▶ WHAT YOU NEED TO DO
Return every line of the listing below, unchanged, from its first line to the line holding "R0 <- R3, R4", that line included.

▶ DATA TO USE
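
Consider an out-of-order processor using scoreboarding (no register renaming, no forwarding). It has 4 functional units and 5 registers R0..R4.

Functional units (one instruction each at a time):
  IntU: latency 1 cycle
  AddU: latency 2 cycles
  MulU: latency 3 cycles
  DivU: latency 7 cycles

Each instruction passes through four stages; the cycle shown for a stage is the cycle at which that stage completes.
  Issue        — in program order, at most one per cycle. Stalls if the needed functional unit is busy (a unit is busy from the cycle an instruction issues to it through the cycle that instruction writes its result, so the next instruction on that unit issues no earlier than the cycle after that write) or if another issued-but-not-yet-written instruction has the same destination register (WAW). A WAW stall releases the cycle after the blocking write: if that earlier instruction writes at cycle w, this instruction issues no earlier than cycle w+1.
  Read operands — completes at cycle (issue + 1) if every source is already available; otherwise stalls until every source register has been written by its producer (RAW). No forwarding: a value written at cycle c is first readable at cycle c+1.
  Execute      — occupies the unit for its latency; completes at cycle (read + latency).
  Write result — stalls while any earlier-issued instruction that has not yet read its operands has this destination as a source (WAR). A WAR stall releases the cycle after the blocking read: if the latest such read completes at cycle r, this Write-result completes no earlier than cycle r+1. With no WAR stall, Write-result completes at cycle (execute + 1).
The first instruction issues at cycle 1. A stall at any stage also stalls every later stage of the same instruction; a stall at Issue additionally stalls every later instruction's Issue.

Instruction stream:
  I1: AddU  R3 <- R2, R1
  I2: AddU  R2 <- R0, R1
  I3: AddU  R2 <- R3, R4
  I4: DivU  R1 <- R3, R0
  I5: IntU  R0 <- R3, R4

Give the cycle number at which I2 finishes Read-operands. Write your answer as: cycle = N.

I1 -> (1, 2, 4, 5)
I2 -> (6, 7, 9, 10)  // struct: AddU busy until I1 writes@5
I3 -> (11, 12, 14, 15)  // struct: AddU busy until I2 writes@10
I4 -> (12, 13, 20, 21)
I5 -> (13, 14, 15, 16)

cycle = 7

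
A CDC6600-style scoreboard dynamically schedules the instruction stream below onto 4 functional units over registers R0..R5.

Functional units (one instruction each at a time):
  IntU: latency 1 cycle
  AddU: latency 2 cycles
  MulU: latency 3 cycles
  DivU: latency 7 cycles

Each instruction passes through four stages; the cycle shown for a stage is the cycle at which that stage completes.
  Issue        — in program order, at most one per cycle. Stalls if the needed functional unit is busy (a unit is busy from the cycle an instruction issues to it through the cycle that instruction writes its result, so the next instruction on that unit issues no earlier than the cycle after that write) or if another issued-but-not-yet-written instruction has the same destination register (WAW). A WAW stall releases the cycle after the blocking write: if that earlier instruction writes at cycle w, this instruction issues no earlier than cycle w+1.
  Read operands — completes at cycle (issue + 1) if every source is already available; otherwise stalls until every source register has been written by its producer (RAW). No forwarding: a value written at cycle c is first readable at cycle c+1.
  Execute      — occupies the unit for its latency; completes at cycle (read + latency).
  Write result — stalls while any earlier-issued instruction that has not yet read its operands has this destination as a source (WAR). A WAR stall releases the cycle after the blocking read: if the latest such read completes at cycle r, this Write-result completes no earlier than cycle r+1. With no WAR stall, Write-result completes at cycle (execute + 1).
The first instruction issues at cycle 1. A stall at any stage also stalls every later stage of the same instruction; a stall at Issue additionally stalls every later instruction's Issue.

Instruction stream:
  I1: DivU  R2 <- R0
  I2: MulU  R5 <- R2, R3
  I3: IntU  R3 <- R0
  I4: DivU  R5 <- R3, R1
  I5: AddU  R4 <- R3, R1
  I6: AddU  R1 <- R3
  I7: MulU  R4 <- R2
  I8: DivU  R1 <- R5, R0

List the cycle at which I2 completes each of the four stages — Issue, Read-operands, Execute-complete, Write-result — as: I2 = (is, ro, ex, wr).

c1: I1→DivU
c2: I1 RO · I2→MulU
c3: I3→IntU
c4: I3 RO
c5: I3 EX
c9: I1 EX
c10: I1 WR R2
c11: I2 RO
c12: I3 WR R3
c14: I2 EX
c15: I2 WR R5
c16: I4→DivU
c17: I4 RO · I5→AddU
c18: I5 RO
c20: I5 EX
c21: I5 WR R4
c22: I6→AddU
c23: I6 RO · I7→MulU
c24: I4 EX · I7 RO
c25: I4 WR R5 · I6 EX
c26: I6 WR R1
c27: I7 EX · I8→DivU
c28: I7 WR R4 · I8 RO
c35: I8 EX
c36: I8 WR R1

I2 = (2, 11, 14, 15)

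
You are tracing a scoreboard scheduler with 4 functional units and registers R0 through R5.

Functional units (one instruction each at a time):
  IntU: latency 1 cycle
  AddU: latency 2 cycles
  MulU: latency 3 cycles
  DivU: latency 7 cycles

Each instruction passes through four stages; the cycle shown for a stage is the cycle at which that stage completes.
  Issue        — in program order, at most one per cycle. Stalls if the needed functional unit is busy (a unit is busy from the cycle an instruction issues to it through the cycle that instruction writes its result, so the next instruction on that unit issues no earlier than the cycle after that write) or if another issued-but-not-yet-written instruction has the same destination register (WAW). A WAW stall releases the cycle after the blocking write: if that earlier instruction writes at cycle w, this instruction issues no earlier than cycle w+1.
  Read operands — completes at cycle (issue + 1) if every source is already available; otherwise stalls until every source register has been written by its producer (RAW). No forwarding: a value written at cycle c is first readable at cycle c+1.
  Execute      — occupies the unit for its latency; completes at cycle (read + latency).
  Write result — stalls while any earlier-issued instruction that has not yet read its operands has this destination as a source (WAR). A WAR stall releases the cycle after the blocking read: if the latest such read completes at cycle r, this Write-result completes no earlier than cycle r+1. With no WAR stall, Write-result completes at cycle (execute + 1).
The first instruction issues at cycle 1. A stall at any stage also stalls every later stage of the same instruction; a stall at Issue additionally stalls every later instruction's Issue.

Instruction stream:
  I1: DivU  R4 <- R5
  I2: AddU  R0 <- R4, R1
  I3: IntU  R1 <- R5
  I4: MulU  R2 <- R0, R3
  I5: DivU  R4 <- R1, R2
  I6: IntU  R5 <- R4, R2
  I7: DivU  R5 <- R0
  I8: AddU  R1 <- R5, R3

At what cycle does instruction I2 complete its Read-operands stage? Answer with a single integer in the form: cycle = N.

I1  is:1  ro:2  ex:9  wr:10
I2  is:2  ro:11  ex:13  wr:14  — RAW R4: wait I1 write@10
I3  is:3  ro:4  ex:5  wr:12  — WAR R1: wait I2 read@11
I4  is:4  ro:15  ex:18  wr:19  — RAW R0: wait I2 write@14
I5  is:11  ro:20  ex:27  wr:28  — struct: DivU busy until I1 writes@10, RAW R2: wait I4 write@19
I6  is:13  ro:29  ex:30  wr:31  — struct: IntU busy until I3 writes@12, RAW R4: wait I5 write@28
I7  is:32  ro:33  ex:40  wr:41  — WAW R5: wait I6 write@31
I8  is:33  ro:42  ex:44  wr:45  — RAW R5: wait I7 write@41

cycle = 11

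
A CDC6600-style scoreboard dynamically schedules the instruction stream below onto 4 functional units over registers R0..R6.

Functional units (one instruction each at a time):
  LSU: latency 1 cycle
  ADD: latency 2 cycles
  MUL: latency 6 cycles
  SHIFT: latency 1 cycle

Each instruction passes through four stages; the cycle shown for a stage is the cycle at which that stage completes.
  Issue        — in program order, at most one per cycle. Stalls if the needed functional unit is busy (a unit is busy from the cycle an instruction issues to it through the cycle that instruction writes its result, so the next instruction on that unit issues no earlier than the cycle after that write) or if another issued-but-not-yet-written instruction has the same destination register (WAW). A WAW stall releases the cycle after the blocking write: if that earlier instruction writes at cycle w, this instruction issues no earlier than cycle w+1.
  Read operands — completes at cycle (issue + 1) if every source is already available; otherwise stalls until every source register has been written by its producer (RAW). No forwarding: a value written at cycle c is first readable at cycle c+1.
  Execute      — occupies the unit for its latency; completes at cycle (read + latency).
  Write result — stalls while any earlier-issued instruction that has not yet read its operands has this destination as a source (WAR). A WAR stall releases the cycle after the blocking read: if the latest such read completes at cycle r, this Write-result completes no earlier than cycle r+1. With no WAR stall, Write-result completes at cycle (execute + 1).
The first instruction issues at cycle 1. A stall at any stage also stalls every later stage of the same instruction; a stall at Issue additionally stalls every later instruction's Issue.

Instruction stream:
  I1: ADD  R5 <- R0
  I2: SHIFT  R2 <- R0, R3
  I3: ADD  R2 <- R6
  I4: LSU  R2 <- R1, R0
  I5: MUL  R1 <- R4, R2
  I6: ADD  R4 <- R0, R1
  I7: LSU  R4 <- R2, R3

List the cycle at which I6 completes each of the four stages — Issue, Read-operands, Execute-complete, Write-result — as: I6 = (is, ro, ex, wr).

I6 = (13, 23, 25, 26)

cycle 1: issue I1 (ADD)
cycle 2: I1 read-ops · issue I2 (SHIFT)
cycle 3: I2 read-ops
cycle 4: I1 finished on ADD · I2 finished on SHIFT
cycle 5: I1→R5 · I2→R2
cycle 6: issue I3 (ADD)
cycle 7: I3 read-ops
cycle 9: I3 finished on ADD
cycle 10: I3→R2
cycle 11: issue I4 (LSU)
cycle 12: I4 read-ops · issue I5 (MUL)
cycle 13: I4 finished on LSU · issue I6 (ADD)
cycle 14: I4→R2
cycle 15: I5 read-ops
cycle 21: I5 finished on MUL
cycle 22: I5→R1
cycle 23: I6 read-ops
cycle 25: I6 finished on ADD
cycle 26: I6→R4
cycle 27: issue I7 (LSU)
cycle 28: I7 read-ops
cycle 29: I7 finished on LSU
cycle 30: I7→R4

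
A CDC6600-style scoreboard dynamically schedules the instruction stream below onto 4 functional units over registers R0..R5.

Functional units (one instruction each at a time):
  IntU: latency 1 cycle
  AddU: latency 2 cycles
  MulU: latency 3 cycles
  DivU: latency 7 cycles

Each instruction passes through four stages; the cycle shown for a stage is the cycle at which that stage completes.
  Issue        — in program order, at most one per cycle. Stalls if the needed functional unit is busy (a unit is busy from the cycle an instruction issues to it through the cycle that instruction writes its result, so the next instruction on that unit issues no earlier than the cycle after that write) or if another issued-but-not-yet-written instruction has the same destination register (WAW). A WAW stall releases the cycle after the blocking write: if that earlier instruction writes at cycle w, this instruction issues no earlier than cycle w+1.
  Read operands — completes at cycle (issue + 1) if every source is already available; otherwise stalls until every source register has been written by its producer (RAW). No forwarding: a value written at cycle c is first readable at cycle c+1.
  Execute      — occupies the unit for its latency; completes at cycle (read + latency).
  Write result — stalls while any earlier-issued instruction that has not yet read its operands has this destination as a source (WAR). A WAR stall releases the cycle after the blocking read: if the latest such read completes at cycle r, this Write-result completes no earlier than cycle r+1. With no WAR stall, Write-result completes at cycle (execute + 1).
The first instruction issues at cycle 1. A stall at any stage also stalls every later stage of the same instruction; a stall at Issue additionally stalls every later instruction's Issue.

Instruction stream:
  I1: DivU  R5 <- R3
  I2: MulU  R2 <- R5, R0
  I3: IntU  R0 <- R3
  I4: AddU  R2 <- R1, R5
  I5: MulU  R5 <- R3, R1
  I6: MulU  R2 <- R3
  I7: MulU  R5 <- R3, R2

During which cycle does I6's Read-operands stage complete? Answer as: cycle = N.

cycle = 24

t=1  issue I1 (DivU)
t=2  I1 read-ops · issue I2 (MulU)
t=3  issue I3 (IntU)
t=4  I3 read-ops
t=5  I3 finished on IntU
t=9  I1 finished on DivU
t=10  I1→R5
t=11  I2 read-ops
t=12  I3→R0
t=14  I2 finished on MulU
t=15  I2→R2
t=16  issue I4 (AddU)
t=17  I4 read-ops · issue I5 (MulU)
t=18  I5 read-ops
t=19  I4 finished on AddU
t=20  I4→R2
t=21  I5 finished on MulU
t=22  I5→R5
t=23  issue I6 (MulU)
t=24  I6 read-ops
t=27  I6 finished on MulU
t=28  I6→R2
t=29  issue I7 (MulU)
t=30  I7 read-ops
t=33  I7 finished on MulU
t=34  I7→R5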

▶ EXERCISE OUTPUT
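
Consider an out-of-order processor using scoreboarding (no register renaming, no forwarding). It has 4 functional units and 5 registers R0..R4.

Functional units (one instruction each at a time):
  IntU: latency 1 cycle
  AddU: latency 2 cycles
  MulU: latency 3 cycles
  DivU: latency 7 cycles

Each instruction passes through four stages; the cycle shown for a stage is the cycle at which that stage completes.
  Issue        — in program order, at most one per cycle. Stalls if the needed functional unit is busy (a unit is busy from the cycle an instruction issues to it through the cycle that instruction writes its result, so the next instruction on that unit issues no earlier than the cycle after that write) or if another issued-but-not-yet-written instruction has the same destination register (WAW). A WAW stall releases the cycle after the blocking write: if that earlier instruction writes at cycle w, this instruction issues no earlier than cycle w+1.
  Read operands — completes at cycle (issue + 1) if every source is already available; otherwise stalls until every source register has been written by its producer (RAW). No forwarding: a value written at cycle c is first readable at cycle c+1.
  Execute      — occupies the unit for its latency; completes at cycle (read + latency).
  Write result — stalls while any earlier-issued instruction that has not yet read its operands has this destination as a source (WAR). A WAR stall releases the cycle after the blocking read: if the latest such read completes at cycle r, this Write-result completes no earlier than cycle r+1. With no WAR stall, Write-result completes at cycle (execute + 1).
The first instruction issues at cycle 1. A stall at any stage also stalls every later stage of the same instruction; a stall at Issue additionally stalls every later instruction's Issue.

Instruction stream:
  I1: AddU  R3 <- R2, R1
  I2: AddU  R2 <- R0, R1
  I3: AddU  R2 <- R3, R4
  I4: DivU  R1 <- R3, R0
  I5: IntU  R0 <- R3, R4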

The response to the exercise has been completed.